● **Source information**
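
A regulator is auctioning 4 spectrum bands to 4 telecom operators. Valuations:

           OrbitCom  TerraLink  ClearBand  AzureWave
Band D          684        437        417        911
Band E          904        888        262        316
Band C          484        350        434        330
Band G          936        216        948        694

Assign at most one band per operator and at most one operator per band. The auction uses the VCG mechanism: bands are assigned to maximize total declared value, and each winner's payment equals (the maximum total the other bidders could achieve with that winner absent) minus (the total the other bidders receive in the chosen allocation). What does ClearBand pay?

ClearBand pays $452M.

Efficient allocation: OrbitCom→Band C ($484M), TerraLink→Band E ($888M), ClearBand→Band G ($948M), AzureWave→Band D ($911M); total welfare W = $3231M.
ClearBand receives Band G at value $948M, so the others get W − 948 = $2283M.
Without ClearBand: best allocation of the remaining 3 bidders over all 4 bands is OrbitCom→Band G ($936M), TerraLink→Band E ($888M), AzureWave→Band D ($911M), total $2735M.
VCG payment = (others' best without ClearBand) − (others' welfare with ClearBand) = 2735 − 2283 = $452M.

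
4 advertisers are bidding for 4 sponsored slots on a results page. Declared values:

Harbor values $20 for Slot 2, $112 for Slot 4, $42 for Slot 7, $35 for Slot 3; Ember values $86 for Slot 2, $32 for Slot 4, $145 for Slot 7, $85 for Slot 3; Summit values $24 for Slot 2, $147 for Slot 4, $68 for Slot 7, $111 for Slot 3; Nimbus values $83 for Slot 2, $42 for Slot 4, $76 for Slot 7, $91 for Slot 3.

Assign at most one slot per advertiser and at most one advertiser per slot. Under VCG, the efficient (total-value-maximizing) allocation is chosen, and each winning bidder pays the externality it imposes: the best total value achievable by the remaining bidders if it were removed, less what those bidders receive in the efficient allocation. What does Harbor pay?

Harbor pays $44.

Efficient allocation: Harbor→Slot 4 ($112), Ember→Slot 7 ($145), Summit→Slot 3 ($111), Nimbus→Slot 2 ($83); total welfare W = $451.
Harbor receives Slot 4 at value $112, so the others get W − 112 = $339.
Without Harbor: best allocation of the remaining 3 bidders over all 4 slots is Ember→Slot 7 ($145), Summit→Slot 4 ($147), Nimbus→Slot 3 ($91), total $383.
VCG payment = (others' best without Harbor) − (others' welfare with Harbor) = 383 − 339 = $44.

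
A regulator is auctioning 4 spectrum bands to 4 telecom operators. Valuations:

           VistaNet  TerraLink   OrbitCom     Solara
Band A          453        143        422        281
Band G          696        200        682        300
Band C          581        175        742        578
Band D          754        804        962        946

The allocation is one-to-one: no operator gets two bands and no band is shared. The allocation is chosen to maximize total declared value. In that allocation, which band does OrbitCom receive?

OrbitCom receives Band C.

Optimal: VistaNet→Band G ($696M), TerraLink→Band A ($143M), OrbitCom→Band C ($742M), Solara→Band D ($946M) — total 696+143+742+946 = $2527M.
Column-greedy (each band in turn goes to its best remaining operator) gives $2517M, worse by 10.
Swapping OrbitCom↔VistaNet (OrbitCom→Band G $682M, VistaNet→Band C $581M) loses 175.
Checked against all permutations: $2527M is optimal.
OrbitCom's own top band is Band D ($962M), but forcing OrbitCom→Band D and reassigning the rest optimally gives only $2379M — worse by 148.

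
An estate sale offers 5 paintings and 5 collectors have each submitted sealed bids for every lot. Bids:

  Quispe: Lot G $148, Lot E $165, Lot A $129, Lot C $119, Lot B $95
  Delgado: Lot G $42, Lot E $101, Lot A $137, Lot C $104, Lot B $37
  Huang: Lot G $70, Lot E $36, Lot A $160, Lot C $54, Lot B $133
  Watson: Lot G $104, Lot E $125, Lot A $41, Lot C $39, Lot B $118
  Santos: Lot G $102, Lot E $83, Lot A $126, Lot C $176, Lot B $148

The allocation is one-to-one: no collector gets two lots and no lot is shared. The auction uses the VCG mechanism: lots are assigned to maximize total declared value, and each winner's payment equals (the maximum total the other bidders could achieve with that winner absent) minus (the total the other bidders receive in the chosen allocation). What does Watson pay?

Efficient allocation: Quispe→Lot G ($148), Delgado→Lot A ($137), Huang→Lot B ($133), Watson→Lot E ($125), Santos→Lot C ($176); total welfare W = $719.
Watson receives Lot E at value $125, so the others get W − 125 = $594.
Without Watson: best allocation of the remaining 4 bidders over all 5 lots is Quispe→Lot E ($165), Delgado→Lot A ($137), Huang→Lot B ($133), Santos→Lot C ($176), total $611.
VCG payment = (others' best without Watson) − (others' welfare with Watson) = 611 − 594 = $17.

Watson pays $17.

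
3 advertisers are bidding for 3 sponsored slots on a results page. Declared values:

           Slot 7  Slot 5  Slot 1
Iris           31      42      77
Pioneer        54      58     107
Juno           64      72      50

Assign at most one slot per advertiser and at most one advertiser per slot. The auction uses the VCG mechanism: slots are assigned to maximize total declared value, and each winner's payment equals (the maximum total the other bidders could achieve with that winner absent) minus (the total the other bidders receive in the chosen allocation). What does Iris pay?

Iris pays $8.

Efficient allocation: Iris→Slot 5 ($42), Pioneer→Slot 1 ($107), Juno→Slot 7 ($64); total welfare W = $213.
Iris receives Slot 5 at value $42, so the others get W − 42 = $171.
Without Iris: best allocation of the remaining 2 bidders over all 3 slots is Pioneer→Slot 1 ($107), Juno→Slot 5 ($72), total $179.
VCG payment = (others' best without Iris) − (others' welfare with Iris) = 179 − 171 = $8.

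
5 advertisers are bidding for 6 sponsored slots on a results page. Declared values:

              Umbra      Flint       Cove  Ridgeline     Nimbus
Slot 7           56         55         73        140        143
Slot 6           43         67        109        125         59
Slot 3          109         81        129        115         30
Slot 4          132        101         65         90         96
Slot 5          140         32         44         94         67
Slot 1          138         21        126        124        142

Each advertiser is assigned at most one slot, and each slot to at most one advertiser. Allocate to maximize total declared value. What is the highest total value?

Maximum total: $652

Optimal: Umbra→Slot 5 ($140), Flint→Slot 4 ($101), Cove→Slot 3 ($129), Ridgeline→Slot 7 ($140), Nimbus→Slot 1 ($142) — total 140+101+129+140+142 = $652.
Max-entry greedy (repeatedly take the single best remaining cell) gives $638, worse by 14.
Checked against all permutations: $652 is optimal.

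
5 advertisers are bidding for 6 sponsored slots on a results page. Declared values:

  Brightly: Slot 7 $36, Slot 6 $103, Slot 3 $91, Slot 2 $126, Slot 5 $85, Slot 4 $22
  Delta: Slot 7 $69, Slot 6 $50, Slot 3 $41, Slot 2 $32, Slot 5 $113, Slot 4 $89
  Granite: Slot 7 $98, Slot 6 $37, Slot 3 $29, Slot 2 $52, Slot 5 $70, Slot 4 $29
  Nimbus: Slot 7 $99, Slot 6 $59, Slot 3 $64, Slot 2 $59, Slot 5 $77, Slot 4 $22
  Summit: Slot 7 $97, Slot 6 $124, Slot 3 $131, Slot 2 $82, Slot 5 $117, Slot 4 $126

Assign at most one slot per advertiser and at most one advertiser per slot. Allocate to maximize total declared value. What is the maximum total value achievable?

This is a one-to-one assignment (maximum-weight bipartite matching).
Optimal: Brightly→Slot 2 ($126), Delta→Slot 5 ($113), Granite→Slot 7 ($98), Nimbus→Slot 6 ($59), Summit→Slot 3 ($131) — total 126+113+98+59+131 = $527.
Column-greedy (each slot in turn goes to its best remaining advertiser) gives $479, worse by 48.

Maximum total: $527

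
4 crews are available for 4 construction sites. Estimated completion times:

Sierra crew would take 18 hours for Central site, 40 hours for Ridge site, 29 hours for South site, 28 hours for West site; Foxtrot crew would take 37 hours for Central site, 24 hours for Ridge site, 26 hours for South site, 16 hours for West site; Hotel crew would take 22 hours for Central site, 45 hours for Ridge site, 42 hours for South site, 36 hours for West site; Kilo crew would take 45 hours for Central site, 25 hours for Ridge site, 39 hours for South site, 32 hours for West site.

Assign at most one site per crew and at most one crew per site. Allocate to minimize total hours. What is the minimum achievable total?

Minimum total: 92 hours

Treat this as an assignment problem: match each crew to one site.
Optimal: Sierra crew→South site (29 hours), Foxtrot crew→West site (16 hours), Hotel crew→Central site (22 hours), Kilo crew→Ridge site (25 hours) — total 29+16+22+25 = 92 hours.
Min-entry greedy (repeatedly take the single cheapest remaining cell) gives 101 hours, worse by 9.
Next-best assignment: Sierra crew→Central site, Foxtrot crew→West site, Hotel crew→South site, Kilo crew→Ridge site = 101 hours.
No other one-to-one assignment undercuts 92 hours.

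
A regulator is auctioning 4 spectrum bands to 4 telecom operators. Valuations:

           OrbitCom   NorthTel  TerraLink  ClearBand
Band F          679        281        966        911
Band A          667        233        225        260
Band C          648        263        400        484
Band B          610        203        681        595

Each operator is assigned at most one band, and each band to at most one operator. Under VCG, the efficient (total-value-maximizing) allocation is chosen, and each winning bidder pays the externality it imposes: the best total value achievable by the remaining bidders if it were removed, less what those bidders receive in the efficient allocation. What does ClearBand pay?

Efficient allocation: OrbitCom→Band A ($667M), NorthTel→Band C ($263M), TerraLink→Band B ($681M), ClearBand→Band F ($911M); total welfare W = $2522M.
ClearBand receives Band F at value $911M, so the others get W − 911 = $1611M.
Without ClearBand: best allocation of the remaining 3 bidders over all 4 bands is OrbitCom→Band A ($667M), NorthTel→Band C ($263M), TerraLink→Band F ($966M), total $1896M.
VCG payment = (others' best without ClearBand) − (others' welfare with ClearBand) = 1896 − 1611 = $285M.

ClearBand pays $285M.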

● **Directions for this task**
Tally the lines above containing "advertisers". Number only.

● **Answer area**
4